Problem statement: What is needed is an exact retyping of the records below, from the first line through the line that contains "Answer: 1321391/28 ≈ 47193.".

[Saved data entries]

%%

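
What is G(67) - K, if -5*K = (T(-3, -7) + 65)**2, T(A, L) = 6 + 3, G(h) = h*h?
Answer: 27921/5 ≈ 5584.2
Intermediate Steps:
G(h) = h**2
T(A, L) = 9
K = -5476/5 (K = -(9 + 65)**2/5 = -1/5*74**2 = -1/5*5476 = -5476/5 ≈ -1095.2)
G(67) - K = 67**2 - 1*(-5476/5) = 4489 + 5476/5 = 27921/5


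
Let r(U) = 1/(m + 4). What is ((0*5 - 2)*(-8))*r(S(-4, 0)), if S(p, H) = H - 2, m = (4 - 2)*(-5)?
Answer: -8/3 ≈ -2.6667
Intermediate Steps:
m = -10 (m = 2*(-5) = -10)
S(p, H) = -2 + H
r(U) = -1/6 (r(U) = 1/(-10 + 4) = 1/(-6) = -1/6)
((0*5 - 2)*(-8))*r(S(-4, 0)) = ((0*5 - 2)*(-8))*(-1/6) = ((0 - 2)*(-8))*(-1/6) = -2*(-8)*(-1/6) = 16*(-1/6) = -8/3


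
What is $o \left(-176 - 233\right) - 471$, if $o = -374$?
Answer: $152495$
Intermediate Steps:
$o \left(-176 - 233\right) - 471 = - 374 \left(-176 - 233\right) - 471 = \left(-374\right) \left(-409\right) - 471 = 152966 - 471 = 152495$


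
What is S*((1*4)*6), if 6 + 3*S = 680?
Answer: 5392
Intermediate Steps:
S = 674/3 (S = -2 + (⅓)*680 = -2 + 680/3 = 674/3 ≈ 224.67)
S*((1*4)*6) = 674*((1*4)*6)/3 = 674*(4*6)/3 = (674/3)*24 = 5392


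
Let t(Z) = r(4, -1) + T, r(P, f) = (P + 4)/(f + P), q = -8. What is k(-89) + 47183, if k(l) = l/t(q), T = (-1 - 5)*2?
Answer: 1321391/28 ≈ 47193.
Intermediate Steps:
T = -12 (T = -6*2 = -12)
r(P, f) = (4 + P)/(P + f)
t(Z) = -28/3 (t(Z) = (4 + 4)/(4 - 1) - 12 = 8/3 - 12 = -28/3)
k(l) = -3*l/28 (k(l) = l/(-28/3) = l*(-3/28) = -3*l/28)
k(-89) + 47183 = -3/28*(-89) + 47183 = 267/28 + 47183 = 1321391/28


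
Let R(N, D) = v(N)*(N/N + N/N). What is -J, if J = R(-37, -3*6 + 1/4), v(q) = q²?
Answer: -2738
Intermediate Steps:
R(N, D) = 2*N² (R(N, D) = N²*(N/N + N/N) = N²*(1 + 1) = N²*2 = 2*N²)
J = 2738 (J = 2*(-37)² = 2*1369 = 2738)
-J = -1*2738 = -2738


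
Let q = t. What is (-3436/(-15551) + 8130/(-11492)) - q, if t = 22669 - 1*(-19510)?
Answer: -3768992135793/89356046 ≈ -42180.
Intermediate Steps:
t = 42179 (t = 22669 + 19510 = 42179)
q = 42179
(-3436/(-15551) + 8130/(-11492)) - q = (-3436/(-15551) + 8130/(-11492)) - 1*42179 = (-3436*(-1/15551) + 8130*(-1/11492)) - 42179 = (3436/15551 - 4065/5746) - 42179 = -43471559/89356046 - 42179 = -3768992135793/89356046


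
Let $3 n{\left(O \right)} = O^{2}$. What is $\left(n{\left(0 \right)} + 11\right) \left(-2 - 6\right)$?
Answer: $-88$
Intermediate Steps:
$n{\left(O \right)} = \frac{O^{2}}{3}$
$\left(n{\left(0 \right)} + 11\right) \left(-2 - 6\right) = \left(\frac{0^{2}}{3} + 11\right) \left(-2 - 6\right) = \left(\frac{1}{3} \cdot 0 + 11\right) \left(-2 - 6\right) = \left(0 + 11\right) \left(-8\right) = 11 \left(-8\right) = -88$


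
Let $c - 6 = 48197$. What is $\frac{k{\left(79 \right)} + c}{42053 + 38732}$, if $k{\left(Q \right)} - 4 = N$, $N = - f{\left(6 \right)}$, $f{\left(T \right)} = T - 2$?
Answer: $\frac{48203}{80785} \approx 0.59668$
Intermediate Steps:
$f{\left(T \right)} = -2 + T$ ($f{\left(T \right)} = T - 2 = -2 + T$)
$N = -4$ ($N = - (-2 + 6) = \left(-1\right) 4 = -4$)
$k{\left(Q \right)} = 0$ ($k{\left(Q \right)} = 4 - 4 = 0$)
$c = 48203$ ($c = 6 + 48197 = 48203$)
$\frac{k{\left(79 \right)} + c}{42053 + 38732} = \frac{0 + 48203}{42053 + 38732} = \frac{48203}{80785}$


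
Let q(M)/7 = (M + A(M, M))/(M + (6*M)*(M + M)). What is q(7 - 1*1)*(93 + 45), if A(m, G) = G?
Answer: 1932/73 ≈ 26.466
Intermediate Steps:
q(M) = 14*M/(M + 12*M**2) (q(M) = 7*((M + M)/(M + (6*M)*(M + M))) = 7*((2*M)/(M + (6*M)*(2*M))) = 7*((2*M)/(M + 12*M**2)) = 7*(2*M/(M + 12*M**2)) = 14*M/(M + 12*M**2))
q(7 - 1*1)*(93 + 45) = (14/(1 + 12*(7 - 1*1)))*(93 + 45) = (14/(1 + 12*(7 - 1)))*138 = (14/(1 + 12*6))*138 = (14/(1 + 72))*138 = (14/73)*138 = 1932/73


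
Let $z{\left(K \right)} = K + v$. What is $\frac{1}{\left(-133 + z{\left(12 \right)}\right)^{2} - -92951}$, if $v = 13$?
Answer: $\frac{1}{104615} \approx 9.5589 \cdot 10^{-6}$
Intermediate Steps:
$z{\left(K \right)} = 13 + K$ ($z{\left(K \right)} = K + 13 = 13 + K$)
$\frac{1}{\left(-133 + z{\left(12 \right)}\right)^{2} - -92951} = \frac{1}{\left(-133 + \left(13 + 12\right)\right)^{2} - -92951} = \frac{1}{\left(-133 + 25\right)^{2} + 92951} = \frac{1}{\left(-108\right)^{2} + 92951} = \frac{1}{11664 + 92951} = \frac{1}{104615}$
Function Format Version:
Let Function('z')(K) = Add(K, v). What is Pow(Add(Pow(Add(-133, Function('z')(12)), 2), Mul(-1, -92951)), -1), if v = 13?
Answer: Rational(1, 104615) ≈ 9.5589e-6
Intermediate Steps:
Function('z')(K) = Add(13, K) (Function('z')(K) = Add(K, 13) = Add(13, K))
Pow(Add(Pow(Add(-133, Function('z')(12)), 2), Mul(-1, -92951)), -1) = Pow(Add(Pow(Add(-133, Add(13, 12)), 2), Mul(-1, -92951)), -1) = Pow(Add(Pow(Add(-133, 25), 2), 92951), -1) = Pow(Add(Pow(-108, 2), 92951), -1) = Pow(Add(11664, 92951), -1) = Pow(104615, -1) = Rational(1, 104615)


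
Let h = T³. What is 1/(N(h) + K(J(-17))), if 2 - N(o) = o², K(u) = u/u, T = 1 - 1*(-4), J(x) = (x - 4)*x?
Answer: -1/15622 ≈ -6.4012e-5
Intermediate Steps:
J(x) = x*(-4 + x) (J(x) = (-4 + x)*x = x*(-4 + x))
T = 5 (T = 1 + 4 = 5)
h = 125 (h = 5³ = 125)
K(u) = 1
N(o) = 2 - o²
1/(N(h) + K(J(-17))) = 1/((2 - 1*125²) + 1) = 1/((2 - 1*15625) + 1) = 1/((2 - 15625) + 1) = 1/(-15623 + 1) = 1/(-15622) = -1/15622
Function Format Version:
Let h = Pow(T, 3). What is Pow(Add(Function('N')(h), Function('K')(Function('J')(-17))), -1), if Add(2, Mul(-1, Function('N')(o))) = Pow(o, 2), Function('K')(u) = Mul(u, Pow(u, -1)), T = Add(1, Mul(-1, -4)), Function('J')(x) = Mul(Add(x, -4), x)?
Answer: Rational(-1, 15622) ≈ -6.4012e-5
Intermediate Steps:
Function('J')(x) = Mul(x, Add(-4, x)) (Function('J')(x) = Mul(Add(-4, x), x) = Mul(x, Add(-4, x)))
T = 5 (T = Add(1, 4) = 5)
h = 125 (h = Pow(5, 3) = 125)
Function('K')(u) = 1
Function('N')(o) = Add(2, Mul(-1, Pow(o, 2)))
Pow(Add(Function('N')(h), Function('K')(Function('J')(-17))), -1) = Pow(Add(Add(2, Mul(-1, Pow(125, 2))), 1), -1) = Pow(Add(Add(2, Mul(-1, 15625)), 1), -1) = Pow(Add(Add(2, -15625), 1), -1) = Pow(Add(-15623, 1), -1) = Pow(-15622, -1) = Rational(-1, 15622)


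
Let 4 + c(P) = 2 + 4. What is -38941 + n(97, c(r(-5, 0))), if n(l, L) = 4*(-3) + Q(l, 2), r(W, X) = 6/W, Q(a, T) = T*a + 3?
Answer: -38756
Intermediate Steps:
Q(a, T) = 3 + T*a
c(P) = 2 (c(P) = -4 + (2 + 4) = -4 + 6 = 2)
n(l, L) = -9 + 2*l (n(l, L) = 4*(-3) + (3 + 2*l) = -12 + (3 + 2*l) = -9 + 2*l)
-38941 + n(97, c(r(-5, 0))) = -38941 + (-9 + 2*97) = -38941 + (-9 + 194) = -38941 + 185 = -38756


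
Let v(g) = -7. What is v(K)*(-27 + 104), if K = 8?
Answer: -539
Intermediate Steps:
v(K)*(-27 + 104) = -7*(-27 + 104) = -7*77 = -539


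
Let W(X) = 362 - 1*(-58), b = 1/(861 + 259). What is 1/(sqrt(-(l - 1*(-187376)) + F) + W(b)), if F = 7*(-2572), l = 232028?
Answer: 105/153452 - I*sqrt(27338)/153452 ≈ 0.00068425 - 0.0010775*I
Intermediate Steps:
F = -18004
b = 1/1120 ≈ 0.00089286
W(X) = 420 (W(X) = 362 + 58 = 420)
1/(sqrt(-(l - 1*(-187376)) + F) + W(b)) = 1/(sqrt(-(232028 - 1*(-187376)) - 18004) + 420) = 1/(sqrt(-(232028 + 187376) - 18004) + 420) = 1/(sqrt(-1*419404 - 18004) + 420) = 1/(sqrt(-419404 - 18004) + 420) = 1/(sqrt(-437408) + 420) = 1/(4*I*sqrt(27338) + 420) = 1/(420 + 4*I*sqrt(27338))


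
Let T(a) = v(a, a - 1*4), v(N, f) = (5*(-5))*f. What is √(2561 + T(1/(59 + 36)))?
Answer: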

%%

Reply:
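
What is G(67) - K, if -5*K = (T(-3, -7) + 65)**2, T(A, L) = 6 + 3, G(h) = h*h?
Answer: 27921/5 ≈ 5584.2
Intermediate Steps:
G(h) = h**2
T(A, L) = 9
K = -5476/5 (K = -(9 + 65)**2/5 = -1/5*74**2 = -1/5*5476 = -5476/5 ≈ -1095.2)
G(67) - K = 67**2 - 1*(-5476/5) = 4489 + 5476/5 = 27921/5


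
Let r(U) = 1/(m + 4). What is ((0*5 - 2)*(-8))*r(S(-4, 0)), if S(p, H) = H - 2, m = (4 - 2)*(-5)?
Answer: -8/3 ≈ -2.6667
Intermediate Steps:
m = -10 (m = 2*(-5) = -10)
S(p, H) = -2 + H
r(U) = -1/6 (r(U) = 1/(-10 + 4) = 1/(-6) = -1/6)
((0*5 - 2)*(-8))*r(S(-4, 0)) = ((0*5 - 2)*(-8))*(-1/6) = ((0 - 2)*(-8))*(-1/6) = -2*(-8)*(-1/6) = 16*(-1/6) = -8/3


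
What is $o \left(-176 - 233\right) - 471$, if $o = -374$?
Answer: $152495$
Intermediate Steps:
$o \left(-176 - 233\right) - 471 = - 374 \left(-176 - 233\right) - 471 = \left(-374\right) \left(-409\right) - 471 = 152966 - 471 = 152495$


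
What is S*((1*4)*6), if 6 + 3*S = 680?
Answer: 5392
Intermediate Steps:
S = 674/3 (S = -2 + (⅓)*680 = -2 + 680/3 = 674/3 ≈ 224.67)
S*((1*4)*6) = 674*((1*4)*6)/3 = 674*(4*6)/3 = (674/3)*24 = 5392


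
Let t(Z) = r(4, -1) + T, r(P, f) = (P + 4)/(f + P), q = -8. What is k(-89) + 47183, if k(l) = l/t(q), T = (-1 - 5)*2?
Answer: 1321391/28 ≈ 47193.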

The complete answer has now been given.